*ASSIGNED TASK*: Retype every entry in its entirety, without alteration.

*DATA*:
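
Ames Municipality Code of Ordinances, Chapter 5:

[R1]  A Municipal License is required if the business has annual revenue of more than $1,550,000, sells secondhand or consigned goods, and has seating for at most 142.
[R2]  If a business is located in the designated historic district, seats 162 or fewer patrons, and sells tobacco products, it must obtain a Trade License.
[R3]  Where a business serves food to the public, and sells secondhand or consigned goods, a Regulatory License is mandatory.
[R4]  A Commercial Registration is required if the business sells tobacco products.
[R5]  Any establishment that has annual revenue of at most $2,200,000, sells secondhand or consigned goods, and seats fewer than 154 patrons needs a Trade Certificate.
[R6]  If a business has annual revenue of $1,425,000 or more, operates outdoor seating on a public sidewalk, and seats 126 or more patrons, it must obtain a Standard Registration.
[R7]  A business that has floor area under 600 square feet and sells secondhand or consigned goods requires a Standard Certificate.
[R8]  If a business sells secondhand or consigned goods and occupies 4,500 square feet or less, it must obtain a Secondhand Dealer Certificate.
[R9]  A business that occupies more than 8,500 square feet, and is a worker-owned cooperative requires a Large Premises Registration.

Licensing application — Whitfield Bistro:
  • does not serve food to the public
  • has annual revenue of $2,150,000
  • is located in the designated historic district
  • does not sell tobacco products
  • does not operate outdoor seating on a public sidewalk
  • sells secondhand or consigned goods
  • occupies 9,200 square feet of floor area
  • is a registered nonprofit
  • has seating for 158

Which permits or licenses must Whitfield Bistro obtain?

[R1] revenue $2,150,000 > $1,550,000; sells secondhand or consigned goods; seating 158 > 142 → Municipal License not required.
[R2] is located in the designated historic district; seating 158 ≤ 162; does not sell tobacco products → Trade License not required.
[R3] does not serve food to the public; sells secondhand or consigned goods → Regulatory License not required.
[R4] does not sell tobacco products → Commercial Registration not required.
[R5] revenue $2,150,000 ≤ $2,200,000; sells secondhand or consigned goods; seating 158 ≥ 154 → Trade Certificate not required.
[R6] revenue $2,150,000 ≥ $1,425,000; does not operate outdoor seating on a public sidewalk; seating 158 ≥ 126 → Standard Registration not required.
[R7] floor area 9,200 square feet ≥ 600 square feet; sells secondhand or consigned goods → Standard Certificate not required.
[R8] sells secondhand or consigned goods; floor area 9,200 square feet > 4,500 square feet → Secondhand Dealer Certificate not required.
[R9] floor area 9,200 square feet > 8,500 square feet; is a registered nonprofit (not: is a worker-owned cooperative) → Large Premises Registration not required.

None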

*ANSWER AREA*:
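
Ames Municipality Code of Ordinances, Chapter 5:

[R1]  A Municipal License is required if the business has annual revenue of more than $1,550,000, sells secondhand or consigned goods, and has seating for at most 142.
[R2]  If a business is located in the designated historic district, seats 162 or fewer patrons, and sells tobacco products, it must obtain a Trade License.
[R3]  Where a business serves food to the public, and sells secondhand or consigned goods, a Regulatory License is mandatory.
[R4]  A Commercial Registration is required if the business sells tobacco products.
[R5]  Any establishment that has annual revenue of at most $2,200,000, sells secondhand or consigned goods, and seats fewer than 154 patrons needs a Trade Certificate.
[R6]  If a business has annual revenue of $1,425,000 or more, operates outdoor seating on a public sidewalk, and seats 126 or more patrons, it must obtain a Standard Registration.
[R7]  A business that has floor area under 600 square feet and sells secondhand or consigned goods requires a Standard Certificate.
[R8]  If a business sells secondhand or consigned goods and occupies 4,500 square feet or less, it must obtain a Secondhand Dealer Certificate.
[R9]  A business that occupies more than 8,500 square feet, and is a worker-owned cooperative requires a Large Premises Registration.

Licensing application — Whitfield Bistro:
  • does not serve food to the public
  • has annual revenue of $2,150,000
  • is located in the designated historic district
  • does not sell tobacco products
  • does not operate outdoor seating on a public sidewalk
  • sells secondhand or consigned goods
  • occupies 9,200 square feet of floor area
  • is a registered nonprofit
  • has seating for 158

Which permits or licenses must Whitfield Bistro obtain?

[R1] revenue $2,150,000 > $1,550,000; sells secondhand or consigned goods; seating 158 > 142 → Municipal License not required.
[R2] is located in the designated historic district; seating 158 ≤ 162; does not sell tobacco products → Trade License not required.
[R3] does not serve food to the public; sells secondhand or consigned goods → Regulatory License not required.
[R4] does not sell tobacco products → Commercial Registration not required.
[R5] revenue $2,150,000 ≤ $2,200,000; sells secondhand or consigned goods; seating 158 ≥ 154 → Trade Certificate not required.
[R6] revenue $2,150,000 ≥ $1,425,000; does not operate outdoor seating on a public sidewalk; seating 158 ≥ 126 → Standard Registration not required.
[R7] floor area 9,200 square feet ≥ 600 square feet; sells secondhand or consigned goods → Standard Certificate not required.
[R8] sells secondhand or consigned goods; floor area 9,200 square feet > 4,500 square feet → Secondhand Dealer Certificate not required.
[R9] floor area 9,200 square feet > 8,500 square feet; is a registered nonprofit (not: is a worker-owned cooperative) → Large Premises Registration not required.

None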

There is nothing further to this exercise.